▶ **Action item**
Starting at the line with "Answer: 448/3 ≈ 149.33" and going on through the line with "Answer: Rational(448, 3) ≈ 149.33", reproduce each line in the records below exactly and nothing more.

(Stored items)
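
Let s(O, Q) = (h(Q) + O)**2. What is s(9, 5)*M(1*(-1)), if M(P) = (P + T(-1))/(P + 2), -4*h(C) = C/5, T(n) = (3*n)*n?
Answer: 1225/8 ≈ 153.13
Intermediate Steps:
T(n) = 3*n**2
h(C) = -C/20 (h(C) = -C/(4*5) = -C/20)
s(O, Q) = (O - Q/20)**2 (s(O, Q) = (-Q/20 + O)**2 = (O - Q/20)**2)
M(P) = (3 + P)/(2 + P) (M(P) = (P + 3*(-1)**2)/(P + 2) = (P + 3*1)/(2 + P) = (P + 3)/(2 + P) = (3 + P)/(2 + P))
s(9, 5)*M(1*(-1)) = ((-1*5 + 20*9)**2/400)*((3 + 1*(-1))/(2 + 1*(-1))) = ((-5 + 180)**2/400)*((3 - 1)/(2 - 1)) = ((1/400)*175**2)*(2/1) = ((1/400)*30625)*(1*2) = (1225/16)*2 = 1225/8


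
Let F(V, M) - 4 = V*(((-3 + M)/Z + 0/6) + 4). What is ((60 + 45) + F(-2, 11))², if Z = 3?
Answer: 82369/9 ≈ 9152.1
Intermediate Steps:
F(V, M) = 4 + V*(3 + M/3) (F(V, M) = 4 + V*(((-3 + M)/3 + 0/6) + 4) = 4 + V*(((-3 + M)*(⅓) + 0*(⅙)) + 4) = 4 + V*(((-1 + M/3) + 0) + 4) = 4 + V*((-1 + M/3) + 4) = 4 + V*(3 + M/3))
((60 + 45) + F(-2, 11))² = ((60 + 45) + (4 + 3*(-2) + (⅓)*11*(-2)))² = (105 + (4 - 6 - 22/3))² = (105 - 28/3)² = (287/3)² = 82369/9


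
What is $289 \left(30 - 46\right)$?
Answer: $-4624$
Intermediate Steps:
$289 \left(30 - 46\right) = 289 \left(-16\right) = -4624$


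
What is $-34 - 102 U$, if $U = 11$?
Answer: $-1156$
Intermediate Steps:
$-34 - 102 U = -34 - 1122 = -1156$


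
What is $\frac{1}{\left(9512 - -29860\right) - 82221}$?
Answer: $- \frac{1}{42849} \approx -2.3338 \cdot 10^{-5}$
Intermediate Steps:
$\frac{1}{\left(9512 - -29860\right) - 82221} = \frac{1}{\left(9512 + 29860\right) - 82221} = \frac{1}{39372 - 82221} = \frac{1}{-42849} = - \frac{1}{42849}$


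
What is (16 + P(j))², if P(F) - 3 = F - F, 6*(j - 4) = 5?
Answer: 361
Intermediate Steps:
j = 29/6 (j = 4 + (⅙)*5 = 4 + ⅚ = 29/6 ≈ 4.8333)
P(F) = 3 (P(F) = 3 + (F - F) = 3 + 0 = 3)
(16 + P(j))² = (16 + 3)² = 19² = 361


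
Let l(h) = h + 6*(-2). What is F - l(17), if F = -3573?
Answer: -3578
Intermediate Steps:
l(h) = -12 + h (l(h) = h - 12 = -12 + h)
F - l(17) = -3573 - (-12 + 17) = -3573 - 1*5 = -3573 - 5 = -3578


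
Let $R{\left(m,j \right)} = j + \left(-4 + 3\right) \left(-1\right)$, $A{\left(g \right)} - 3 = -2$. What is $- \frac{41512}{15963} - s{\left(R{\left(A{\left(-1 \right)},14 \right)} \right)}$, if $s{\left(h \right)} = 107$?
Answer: $- \frac{1749553}{15963} \approx -109.6$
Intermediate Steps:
$A{\left(g \right)} = 1$ ($A{\left(g \right)} = 3 - 2 = 1$)
$R{\left(m,j \right)} = 1 + j$ ($R{\left(m,j \right)} = j - -1 = j + 1 = 1 + j$)
$- \frac{41512}{15963} - s{\left(R{\left(A{\left(-1 \right)},14 \right)} \right)} = - \frac{41512}{15963} - 107 = - \frac{1749553}{15963}$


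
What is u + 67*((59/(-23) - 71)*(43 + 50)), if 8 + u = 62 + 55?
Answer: -10540345/23 ≈ -4.5828e+5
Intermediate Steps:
u = 109 (u = -8 + (62 + 55) = -8 + 117 = 109)
u + 67*((59/(-23) - 71)*(43 + 50)) = 109 + 67*((59/(-23) - 71)*(43 + 50)) = 109 + 67*((59*(-1/23) - 71)*93) = 109 + 67*((-59/23 - 71)*93) = 109 + 67*(-1692/23*93) = 109 + 67*(-157356/23) = 109 - 10542852/23 = -10540345/23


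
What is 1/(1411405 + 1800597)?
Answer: 1/3212002 ≈ 3.1133e-7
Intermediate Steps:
1/(1411405 + 1800597) = 1/3212002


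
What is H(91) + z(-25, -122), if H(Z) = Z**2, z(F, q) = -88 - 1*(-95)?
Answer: 8288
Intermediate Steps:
z(F, q) = 7 (z(F, q) = -88 + 95 = 7)
H(91) + z(-25, -122) = 91**2 + 7 = 8281 + 7 = 8288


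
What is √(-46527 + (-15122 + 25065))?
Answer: 2*I*√9146 ≈ 191.27*I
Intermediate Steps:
√(-46527 + (-15122 + 25065)) = √(-46527 + 9943) = √(-36584) = 2*I*√9146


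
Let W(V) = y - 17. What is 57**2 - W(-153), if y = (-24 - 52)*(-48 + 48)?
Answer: 3266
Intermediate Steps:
y = 0 (y = -76*0 = 0)
W(V) = -17 (W(V) = 0 - 17 = -17)
57**2 - W(-153) = 57**2 - 1*(-17) = 3249 + 17 = 3266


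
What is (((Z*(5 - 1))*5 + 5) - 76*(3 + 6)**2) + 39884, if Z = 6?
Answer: 33853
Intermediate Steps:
(((Z*(5 - 1))*5 + 5) - 76*(3 + 6)**2) + 39884 = (((6*(5 - 1))*5 + 5) - 76*(3 + 6)**2) + 39884 = (((6*4)*5 + 5) - 76*9**2) + 39884 = ((24*5 + 5) - 76*81) + 39884 = ((120 + 5) - 6156) + 39884 = (125 - 6156) + 39884 = -6031 + 39884 = 33853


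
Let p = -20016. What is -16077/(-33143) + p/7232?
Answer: -1486743/651332 ≈ -2.2826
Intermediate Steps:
-16077/(-33143) + p/7232 = -16077/(-33143) - 20016/7232 = -16077*(-1/33143) - 20016*1/7232 = 699/1441 - 1251/452 = -1486743/651332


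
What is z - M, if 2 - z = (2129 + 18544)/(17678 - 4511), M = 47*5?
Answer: -343176/1463 ≈ -234.57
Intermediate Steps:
M = 235
z = 629/1463 (z = 2 - (2129 + 18544)/(17678 - 4511) = 2 - 20673/13167 = 2 - 1*2297/1463 = 2 - 2297/1463 = 629/1463 ≈ 0.42994)
z - M = 629/1463 - 1*235 = 629/1463 - 235 = -343176/1463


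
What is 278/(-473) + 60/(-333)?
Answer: -40318/52503 ≈ -0.76792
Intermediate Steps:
278/(-473) + 60/(-333) = 278*(-1/473) + 60*(-1/333) = -278/473 - 20/111 = -40318/52503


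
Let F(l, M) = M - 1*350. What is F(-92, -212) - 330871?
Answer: -331433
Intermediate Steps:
F(l, M) = -350 + M (F(l, M) = M - 350 = -350 + M)
F(-92, -212) - 330871 = (-350 - 212) - 330871 = -562 - 330871 = -331433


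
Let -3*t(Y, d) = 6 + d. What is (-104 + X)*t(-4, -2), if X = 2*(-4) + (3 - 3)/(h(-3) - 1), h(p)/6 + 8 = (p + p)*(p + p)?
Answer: 448/3 ≈ 149.33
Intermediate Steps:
t(Y, d) = -2 - d/3 (t(Y, d) = -(6 + d)/3 = -2 - d/3)
h(p) = -48 + 24*p**2 (h(p) = -48 + 6*((p + p)*(p + p)) = -48 + 6*((2*p)*(2*p)) = -48 + 6*(4*p**2) = -48 + 24*p**2)
X = -8 (X = 2*(-4) + (3 - 3)/((-48 + 24*(-3)**2) - 1) = -8 + 0/((-48 + 24*9) - 1) = -8 + 0/((-48 + 216) - 1) = -8 + 0/(168 - 1) = -8 + 0/167 = -8 + 0*(1/167) = -8 + 0 = -8)
(-104 + X)*t(-4, -2) = (-104 - 8)*(-2 - 1/3*(-2)) = -112*(-2 + 2/3) = -112*(-4/3) = 448/3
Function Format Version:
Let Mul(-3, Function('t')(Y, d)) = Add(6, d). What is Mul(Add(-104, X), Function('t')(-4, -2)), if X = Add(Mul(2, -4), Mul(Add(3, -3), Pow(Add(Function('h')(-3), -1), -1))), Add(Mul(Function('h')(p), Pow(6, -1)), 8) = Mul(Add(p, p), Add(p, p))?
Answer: Rational(448, 3) ≈ 149.33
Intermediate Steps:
Function('t')(Y, d) = Add(-2, Mul(Rational(-1, 3), d)) (Function('t')(Y, d) = Mul(Rational(-1, 3), Add(6, d)) = Add(-2, Mul(Rational(-1, 3), d)))
Function('h')(p) = Add(-48, Mul(24, Pow(p, 2))) (Function('h')(p) = Add(-48, Mul(6, Mul(Add(p, p), Add(p, p)))) = Add(-48, Mul(6, Mul(Mul(2, p), Mul(2, p)))) = Add(-48, Mul(6, Mul(4, Pow(p, 2)))) = Add(-48, Mul(24, Pow(p, 2))))
X = -8 (X = Add(Mul(2, -4), Mul(Add(3, -3), Pow(Add(Add(-48, Mul(24, Pow(-3, 2))), -1), -1))) = Add(-8, Mul(0, Pow(Add(Add(-48, Mul(24, 9)), -1), -1))) = Add(-8, Mul(0, Pow(Add(Add(-48, 216), -1), -1))) = Add(-8, Mul(0, Pow(Add(168, -1), -1))) = Add(-8, Mul(0, Pow(167, -1))) = Add(-8, Mul(0, Rational(1, 167))) = Add(-8, 0) = -8)
Mul(Add(-104, X), Function('t')(-4, -2)) = Mul(Add(-104, -8), Add(-2, Mul(Rational(-1, 3), -2))) = Mul(-112, Add(-2, Rational(2, 3))) = Mul(-112, Rational(-4, 3)) = Rational(448, 3)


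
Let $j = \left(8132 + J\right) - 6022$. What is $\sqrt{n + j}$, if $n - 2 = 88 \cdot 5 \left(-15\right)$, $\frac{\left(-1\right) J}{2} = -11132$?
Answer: $4 \sqrt{1111} \approx 133.33$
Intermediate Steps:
$J = 22264$ ($J = \left(-2\right) \left(-11132\right) = 22264$)
$n = -6598$ ($n = 2 + 88 \cdot 5 \left(-15\right) = 2 + 88 \left(-75\right) = 2 - 6600 = -6598$)
$j = 24374$ ($j = \left(8132 + 22264\right) - 6022 = 30396 - 6022 = 24374$)
$\sqrt{n + j} = \sqrt{-6598 + 24374} = \sqrt{17776} = 4 \sqrt{1111}$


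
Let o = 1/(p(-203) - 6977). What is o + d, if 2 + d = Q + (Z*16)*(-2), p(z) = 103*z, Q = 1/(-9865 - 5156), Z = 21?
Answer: -282322201351/418875606 ≈ -674.00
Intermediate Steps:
Q = -1/15021 (Q = 1/(-15021) = -1/15021 ≈ -6.6573e-5)
o = -1/27886 (o = 1/(103*(-203) - 6977) = 1/(-20909 - 6977) = 1/(-27886) = -1/27886 ≈ -3.5860e-5)
d = -10124155/15021 (d = -2 + (-1/15021 + (21*16)*(-2)) = -2 + (-1/15021 + 336*(-2)) = -2 + (-1/15021 - 672) = -2 - 10094113/15021 = -10124155/15021 ≈ -674.00)
o + d = -1/27886 - 10124155/15021 = -282322201351/418875606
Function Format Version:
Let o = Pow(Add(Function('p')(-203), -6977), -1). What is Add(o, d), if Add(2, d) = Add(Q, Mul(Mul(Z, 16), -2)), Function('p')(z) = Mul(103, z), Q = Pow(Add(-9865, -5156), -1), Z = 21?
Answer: Rational(-282322201351, 418875606) ≈ -674.00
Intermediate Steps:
Q = Rational(-1, 15021) (Q = Pow(-15021, -1) = Rational(-1, 15021) ≈ -6.6573e-5)
o = Rational(-1, 27886) (o = Pow(Add(Mul(103, -203), -6977), -1) = Pow(Add(-20909, -6977), -1) = Pow(-27886, -1) = Rational(-1, 27886) ≈ -3.5860e-5)
d = Rational(-10124155, 15021) (d = Add(-2, Add(Rational(-1, 15021), Mul(Mul(21, 16), -2))) = Add(-2, Add(Rational(-1, 15021), Mul(336, -2))) = Add(-2, Add(Rational(-1, 15021), -672)) = Add(-2, Rational(-10094113, 15021)) = Rational(-10124155, 15021) ≈ -674.00)
Add(o, d) = Add(Rational(-1, 27886), Rational(-10124155, 15021)) = Rational(-282322201351, 418875606)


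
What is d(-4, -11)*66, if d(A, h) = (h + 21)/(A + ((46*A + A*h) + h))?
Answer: -132/31 ≈ -4.2581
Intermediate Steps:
d(A, h) = (21 + h)/(h + 47*A + A*h) (d(A, h) = (21 + h)/(A + (h + 46*A + A*h)) = (21 + h)/(h + 47*A + A*h))
d(-4, -11)*66 = ((21 - 11)/(-11 + 47*(-4) - 4*(-11)))*66 = (10/(-11 - 188 + 44))*66 = (10/(-155))*66 = -1/155*10*66 = -2/31*66 = -132/31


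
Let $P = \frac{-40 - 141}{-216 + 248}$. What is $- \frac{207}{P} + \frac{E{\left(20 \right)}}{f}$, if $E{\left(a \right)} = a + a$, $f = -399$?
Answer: $\frac{2635736}{72219} \approx 36.496$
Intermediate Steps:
$P = - \frac{181}{32} \approx -5.6563$
$E{\left(a \right)} = 2 a$
$- \frac{207}{P} + \frac{E{\left(20 \right)}}{f} = - \frac{207}{- \frac{181}{32}} + \frac{2 \cdot 20}{-399} = \left(-207\right) \left(- \frac{32}{181}\right) + 40 \left(- \frac{1}{399}\right) = \frac{6624}{181} - \frac{40}{399} = \frac{2635736}{72219}$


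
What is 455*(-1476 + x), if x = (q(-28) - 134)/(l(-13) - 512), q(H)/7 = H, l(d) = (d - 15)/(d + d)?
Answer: -743113735/1107 ≈ -6.7129e+5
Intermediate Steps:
l(d) = (-15 + d)/(2*d) (l(d) = (-15 + d)/((2*d)) = (-15 + d)*(1/(2*d)) = (-15 + d)/(2*d))
q(H) = 7*H
x = 715/1107 (x = (7*(-28) - 134)/((½)*(-15 - 13)/(-13) - 512) = (-196 - 134)/((½)*(-1/13)*(-28) - 512) = -330/(14/13 - 512) = -330/(-6642/13) = -330*(-13/6642) = 715/1107 ≈ 0.64589)
455*(-1476 + x) = 455*(-1476 + 715/1107) = 455*(-1633217/1107) = -743113735/1107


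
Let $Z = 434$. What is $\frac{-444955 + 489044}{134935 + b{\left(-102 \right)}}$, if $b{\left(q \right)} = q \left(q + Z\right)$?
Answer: $\frac{44089}{101071} \approx 0.43622$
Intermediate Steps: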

▶ **Solution to the problem**
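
Answer: 448/3 ≈ 149.33
Intermediate Steps:
t(Y, d) = -2 - d/3 (t(Y, d) = -(6 + d)/3 = -2 - d/3)
h(p) = -48 + 24*p**2 (h(p) = -48 + 6*((p + p)*(p + p)) = -48 + 6*((2*p)*(2*p)) = -48 + 6*(4*p**2) = -48 + 24*p**2)
X = -8 (X = 2*(-4) + (3 - 3)/((-48 + 24*(-3)**2) - 1) = -8 + 0/((-48 + 24*9) - 1) = -8 + 0/((-48 + 216) - 1) = -8 + 0/(168 - 1) = -8 + 0/167 = -8 + 0*(1/167) = -8 + 0 = -8)
(-104 + X)*t(-4, -2) = (-104 - 8)*(-2 - 1/3*(-2)) = -112*(-2 + 2/3) = -112*(-4/3) = 448/3
Function Format Version:
Let Mul(-3, Function('t')(Y, d)) = Add(6, d). What is Mul(Add(-104, X), Function('t')(-4, -2)), if X = Add(Mul(2, -4), Mul(Add(3, -3), Pow(Add(Function('h')(-3), -1), -1))), Add(Mul(Function('h')(p), Pow(6, -1)), 8) = Mul(Add(p, p), Add(p, p))?
Answer: Rational(448, 3) ≈ 149.33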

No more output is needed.